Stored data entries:
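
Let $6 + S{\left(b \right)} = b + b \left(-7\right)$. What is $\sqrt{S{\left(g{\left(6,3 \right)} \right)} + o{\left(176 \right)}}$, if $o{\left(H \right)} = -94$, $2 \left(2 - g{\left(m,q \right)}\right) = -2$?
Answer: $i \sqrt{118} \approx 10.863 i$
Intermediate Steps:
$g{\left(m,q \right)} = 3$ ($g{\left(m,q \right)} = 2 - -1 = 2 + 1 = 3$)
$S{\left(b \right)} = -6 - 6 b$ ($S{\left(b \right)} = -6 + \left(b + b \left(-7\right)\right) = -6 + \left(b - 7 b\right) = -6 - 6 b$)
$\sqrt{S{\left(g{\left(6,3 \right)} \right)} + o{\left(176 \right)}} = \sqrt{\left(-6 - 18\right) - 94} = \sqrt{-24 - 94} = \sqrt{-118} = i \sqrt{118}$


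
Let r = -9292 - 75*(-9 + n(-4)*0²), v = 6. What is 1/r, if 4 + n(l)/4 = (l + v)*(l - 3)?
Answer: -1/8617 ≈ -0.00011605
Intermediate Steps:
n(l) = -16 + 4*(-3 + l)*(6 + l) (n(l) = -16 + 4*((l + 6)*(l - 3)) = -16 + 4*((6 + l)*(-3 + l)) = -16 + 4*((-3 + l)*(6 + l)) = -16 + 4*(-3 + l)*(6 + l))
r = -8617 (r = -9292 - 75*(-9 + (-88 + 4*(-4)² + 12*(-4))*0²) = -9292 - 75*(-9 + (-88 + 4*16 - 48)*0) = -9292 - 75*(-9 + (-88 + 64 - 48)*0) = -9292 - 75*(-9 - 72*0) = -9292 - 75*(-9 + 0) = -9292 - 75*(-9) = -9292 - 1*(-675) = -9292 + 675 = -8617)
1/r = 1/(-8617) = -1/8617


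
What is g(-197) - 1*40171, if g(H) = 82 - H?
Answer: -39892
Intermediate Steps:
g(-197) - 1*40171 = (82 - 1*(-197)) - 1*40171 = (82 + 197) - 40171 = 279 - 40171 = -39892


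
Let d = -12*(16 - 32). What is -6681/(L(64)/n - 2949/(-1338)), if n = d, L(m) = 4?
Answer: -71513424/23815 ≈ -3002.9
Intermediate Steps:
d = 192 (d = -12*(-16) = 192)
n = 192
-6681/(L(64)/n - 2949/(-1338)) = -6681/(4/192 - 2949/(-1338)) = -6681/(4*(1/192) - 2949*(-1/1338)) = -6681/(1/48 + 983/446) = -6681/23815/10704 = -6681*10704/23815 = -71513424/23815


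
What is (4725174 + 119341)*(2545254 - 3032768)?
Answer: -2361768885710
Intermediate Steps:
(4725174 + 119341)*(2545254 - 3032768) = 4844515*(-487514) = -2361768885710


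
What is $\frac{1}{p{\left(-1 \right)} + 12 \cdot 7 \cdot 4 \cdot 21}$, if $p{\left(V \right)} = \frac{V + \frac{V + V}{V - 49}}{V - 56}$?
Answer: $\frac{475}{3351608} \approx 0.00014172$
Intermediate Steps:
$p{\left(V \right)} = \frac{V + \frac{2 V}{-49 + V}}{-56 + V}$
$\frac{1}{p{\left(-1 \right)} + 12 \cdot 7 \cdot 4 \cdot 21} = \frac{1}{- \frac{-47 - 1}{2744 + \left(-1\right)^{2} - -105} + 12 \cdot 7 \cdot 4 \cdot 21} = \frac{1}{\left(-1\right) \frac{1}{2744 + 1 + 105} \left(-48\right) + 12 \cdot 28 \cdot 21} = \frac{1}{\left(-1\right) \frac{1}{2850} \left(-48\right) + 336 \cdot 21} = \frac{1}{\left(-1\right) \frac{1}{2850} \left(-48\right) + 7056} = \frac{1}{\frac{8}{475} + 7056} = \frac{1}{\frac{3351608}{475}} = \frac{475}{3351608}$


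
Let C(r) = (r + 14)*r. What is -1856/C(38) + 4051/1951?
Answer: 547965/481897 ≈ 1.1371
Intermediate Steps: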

...

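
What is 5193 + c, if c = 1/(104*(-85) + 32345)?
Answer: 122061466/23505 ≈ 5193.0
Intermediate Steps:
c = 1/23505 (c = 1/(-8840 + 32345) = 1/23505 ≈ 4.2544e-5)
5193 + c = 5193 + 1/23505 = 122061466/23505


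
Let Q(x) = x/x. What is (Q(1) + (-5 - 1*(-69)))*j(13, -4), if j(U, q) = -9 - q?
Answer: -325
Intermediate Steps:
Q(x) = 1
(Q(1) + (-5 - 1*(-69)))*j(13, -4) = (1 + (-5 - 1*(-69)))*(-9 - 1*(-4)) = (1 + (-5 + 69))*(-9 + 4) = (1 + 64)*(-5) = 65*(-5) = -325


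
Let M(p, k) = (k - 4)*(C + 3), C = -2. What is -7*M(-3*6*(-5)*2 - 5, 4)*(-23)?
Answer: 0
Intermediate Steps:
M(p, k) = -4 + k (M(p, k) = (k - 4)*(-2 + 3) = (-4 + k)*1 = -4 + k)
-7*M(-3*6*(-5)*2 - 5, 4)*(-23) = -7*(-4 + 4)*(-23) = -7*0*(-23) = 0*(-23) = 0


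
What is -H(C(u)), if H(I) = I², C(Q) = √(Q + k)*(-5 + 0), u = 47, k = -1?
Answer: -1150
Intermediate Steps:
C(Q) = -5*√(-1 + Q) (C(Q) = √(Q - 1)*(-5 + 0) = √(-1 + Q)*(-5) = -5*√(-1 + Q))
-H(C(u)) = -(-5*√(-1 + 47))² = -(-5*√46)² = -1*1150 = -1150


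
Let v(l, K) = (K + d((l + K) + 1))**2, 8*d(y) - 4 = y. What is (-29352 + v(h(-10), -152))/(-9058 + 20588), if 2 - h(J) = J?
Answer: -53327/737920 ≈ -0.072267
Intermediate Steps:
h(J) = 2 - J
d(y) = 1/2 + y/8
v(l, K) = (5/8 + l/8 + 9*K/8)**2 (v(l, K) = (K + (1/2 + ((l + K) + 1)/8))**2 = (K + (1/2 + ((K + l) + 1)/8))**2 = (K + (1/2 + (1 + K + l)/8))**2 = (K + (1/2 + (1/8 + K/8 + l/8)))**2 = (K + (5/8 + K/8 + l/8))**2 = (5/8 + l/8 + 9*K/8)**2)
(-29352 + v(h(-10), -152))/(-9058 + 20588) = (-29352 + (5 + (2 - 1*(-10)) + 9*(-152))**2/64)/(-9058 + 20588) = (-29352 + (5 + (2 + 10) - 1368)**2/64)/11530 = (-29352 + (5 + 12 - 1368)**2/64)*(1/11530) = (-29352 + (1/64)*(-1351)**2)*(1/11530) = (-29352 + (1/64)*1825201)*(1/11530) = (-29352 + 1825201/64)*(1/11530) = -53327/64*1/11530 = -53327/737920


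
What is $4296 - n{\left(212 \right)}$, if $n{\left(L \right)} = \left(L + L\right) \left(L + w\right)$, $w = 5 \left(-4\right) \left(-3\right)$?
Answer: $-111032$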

==

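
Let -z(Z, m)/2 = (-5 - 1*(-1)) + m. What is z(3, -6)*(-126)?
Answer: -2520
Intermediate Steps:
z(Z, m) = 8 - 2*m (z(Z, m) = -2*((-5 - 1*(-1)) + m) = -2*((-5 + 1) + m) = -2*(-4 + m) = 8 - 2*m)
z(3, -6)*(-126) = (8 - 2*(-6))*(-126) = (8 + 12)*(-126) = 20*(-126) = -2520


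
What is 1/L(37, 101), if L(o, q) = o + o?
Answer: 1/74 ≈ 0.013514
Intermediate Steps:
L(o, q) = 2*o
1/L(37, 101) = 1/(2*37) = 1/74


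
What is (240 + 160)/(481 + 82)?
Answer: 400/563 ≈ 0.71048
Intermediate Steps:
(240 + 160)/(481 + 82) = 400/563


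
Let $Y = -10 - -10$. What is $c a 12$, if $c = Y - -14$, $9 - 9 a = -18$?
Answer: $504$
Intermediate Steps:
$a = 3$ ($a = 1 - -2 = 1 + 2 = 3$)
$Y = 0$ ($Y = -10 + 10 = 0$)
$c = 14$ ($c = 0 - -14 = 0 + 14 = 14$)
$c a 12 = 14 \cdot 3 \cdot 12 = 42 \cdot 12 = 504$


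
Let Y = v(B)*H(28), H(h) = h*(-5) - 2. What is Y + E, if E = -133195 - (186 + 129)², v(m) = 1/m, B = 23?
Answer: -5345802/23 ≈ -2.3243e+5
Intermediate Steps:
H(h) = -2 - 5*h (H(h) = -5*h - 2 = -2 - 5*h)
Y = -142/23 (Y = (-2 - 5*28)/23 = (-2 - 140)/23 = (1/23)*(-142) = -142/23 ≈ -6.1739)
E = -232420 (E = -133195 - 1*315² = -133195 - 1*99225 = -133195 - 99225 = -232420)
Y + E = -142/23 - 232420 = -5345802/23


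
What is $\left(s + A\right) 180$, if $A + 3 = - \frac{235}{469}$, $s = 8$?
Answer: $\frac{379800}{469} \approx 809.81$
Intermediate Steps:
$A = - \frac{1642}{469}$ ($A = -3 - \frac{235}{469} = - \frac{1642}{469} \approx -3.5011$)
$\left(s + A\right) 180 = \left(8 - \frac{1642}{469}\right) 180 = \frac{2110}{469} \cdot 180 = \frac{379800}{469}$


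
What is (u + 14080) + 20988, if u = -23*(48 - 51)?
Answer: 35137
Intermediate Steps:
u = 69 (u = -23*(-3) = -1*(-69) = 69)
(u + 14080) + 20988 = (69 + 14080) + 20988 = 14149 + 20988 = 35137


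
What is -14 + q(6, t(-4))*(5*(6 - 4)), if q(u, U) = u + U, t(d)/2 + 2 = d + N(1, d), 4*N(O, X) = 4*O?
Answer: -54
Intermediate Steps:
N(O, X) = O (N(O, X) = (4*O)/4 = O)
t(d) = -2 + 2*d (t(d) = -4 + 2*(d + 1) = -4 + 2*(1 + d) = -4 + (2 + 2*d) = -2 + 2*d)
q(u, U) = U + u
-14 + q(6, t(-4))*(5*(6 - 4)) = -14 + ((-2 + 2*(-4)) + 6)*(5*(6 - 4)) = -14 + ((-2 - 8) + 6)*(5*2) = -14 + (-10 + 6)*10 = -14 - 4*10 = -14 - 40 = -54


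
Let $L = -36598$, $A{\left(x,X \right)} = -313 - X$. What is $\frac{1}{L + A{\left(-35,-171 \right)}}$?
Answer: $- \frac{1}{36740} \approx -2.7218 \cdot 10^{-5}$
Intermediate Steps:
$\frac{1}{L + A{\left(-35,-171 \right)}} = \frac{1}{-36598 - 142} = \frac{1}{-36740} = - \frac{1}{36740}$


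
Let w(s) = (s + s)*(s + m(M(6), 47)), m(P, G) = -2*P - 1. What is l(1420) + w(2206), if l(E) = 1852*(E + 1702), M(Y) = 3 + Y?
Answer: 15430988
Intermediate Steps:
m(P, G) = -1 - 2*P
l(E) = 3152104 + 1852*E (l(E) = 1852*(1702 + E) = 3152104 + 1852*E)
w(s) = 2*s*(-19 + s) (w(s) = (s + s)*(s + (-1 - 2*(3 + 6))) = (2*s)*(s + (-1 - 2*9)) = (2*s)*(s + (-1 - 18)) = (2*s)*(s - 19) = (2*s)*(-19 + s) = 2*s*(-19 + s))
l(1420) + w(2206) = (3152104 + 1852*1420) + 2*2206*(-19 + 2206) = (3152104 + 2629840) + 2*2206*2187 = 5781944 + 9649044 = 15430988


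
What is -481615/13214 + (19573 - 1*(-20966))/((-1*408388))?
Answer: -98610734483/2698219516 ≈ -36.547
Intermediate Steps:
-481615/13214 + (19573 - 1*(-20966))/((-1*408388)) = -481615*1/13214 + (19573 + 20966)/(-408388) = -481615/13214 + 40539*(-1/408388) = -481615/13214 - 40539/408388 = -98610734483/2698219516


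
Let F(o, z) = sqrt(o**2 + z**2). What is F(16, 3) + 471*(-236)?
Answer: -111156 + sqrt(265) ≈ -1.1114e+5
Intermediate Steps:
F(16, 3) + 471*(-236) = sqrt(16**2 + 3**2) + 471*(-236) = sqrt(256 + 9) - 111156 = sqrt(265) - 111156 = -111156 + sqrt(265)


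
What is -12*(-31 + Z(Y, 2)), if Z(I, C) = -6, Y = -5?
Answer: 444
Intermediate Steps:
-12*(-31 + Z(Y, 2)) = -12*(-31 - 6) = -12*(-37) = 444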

* _Exercise prompt_
Please output exactly the lines between the one holding "Let Q(x) = x/x." and the one holding "Answer: $-111032$" in the records above, inclusive, and nothing more.

* _Problem solution_
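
Let Q(x) = x/x. What is (Q(1) + (-5 - 1*(-69)))*j(13, -4), if j(U, q) = -9 - q?
Answer: -325
Intermediate Steps:
Q(x) = 1
(Q(1) + (-5 - 1*(-69)))*j(13, -4) = (1 + (-5 - 1*(-69)))*(-9 - 1*(-4)) = (1 + (-5 + 69))*(-9 + 4) = (1 + 64)*(-5) = 65*(-5) = -325


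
Let M(p, k) = (k - 4)*(C + 3), C = -2. What is -7*M(-3*6*(-5)*2 - 5, 4)*(-23)?
Answer: 0
Intermediate Steps:
M(p, k) = -4 + k (M(p, k) = (k - 4)*(-2 + 3) = (-4 + k)*1 = -4 + k)
-7*M(-3*6*(-5)*2 - 5, 4)*(-23) = -7*(-4 + 4)*(-23) = -7*0*(-23) = 0*(-23) = 0


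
What is -H(C(u)), if H(I) = I², C(Q) = √(Q + k)*(-5 + 0), u = 47, k = -1?
Answer: -1150
Intermediate Steps:
C(Q) = -5*√(-1 + Q) (C(Q) = √(Q - 1)*(-5 + 0) = √(-1 + Q)*(-5) = -5*√(-1 + Q))
-H(C(u)) = -(-5*√(-1 + 47))² = -(-5*√46)² = -1*1150 = -1150


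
Let v(l, K) = (K + d((l + K) + 1))**2, 8*d(y) - 4 = y. What is (-29352 + v(h(-10), -152))/(-9058 + 20588), if 2 - h(J) = J?
Answer: -53327/737920 ≈ -0.072267
Intermediate Steps:
h(J) = 2 - J
d(y) = 1/2 + y/8
v(l, K) = (5/8 + l/8 + 9*K/8)**2 (v(l, K) = (K + (1/2 + ((l + K) + 1)/8))**2 = (K + (1/2 + ((K + l) + 1)/8))**2 = (K + (1/2 + (1 + K + l)/8))**2 = (K + (1/2 + (1/8 + K/8 + l/8)))**2 = (K + (5/8 + K/8 + l/8))**2 = (5/8 + l/8 + 9*K/8)**2)
(-29352 + v(h(-10), -152))/(-9058 + 20588) = (-29352 + (5 + (2 - 1*(-10)) + 9*(-152))**2/64)/(-9058 + 20588) = (-29352 + (5 + (2 + 10) - 1368)**2/64)/11530 = (-29352 + (5 + 12 - 1368)**2/64)*(1/11530) = (-29352 + (1/64)*(-1351)**2)*(1/11530) = (-29352 + (1/64)*1825201)*(1/11530) = (-29352 + 1825201/64)*(1/11530) = -53327/64*1/11530 = -53327/737920


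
What is $4296 - n{\left(212 \right)}$, if $n{\left(L \right)} = \left(L + L\right) \left(L + w\right)$, $w = 5 \left(-4\right) \left(-3\right)$?
Answer: $-111032$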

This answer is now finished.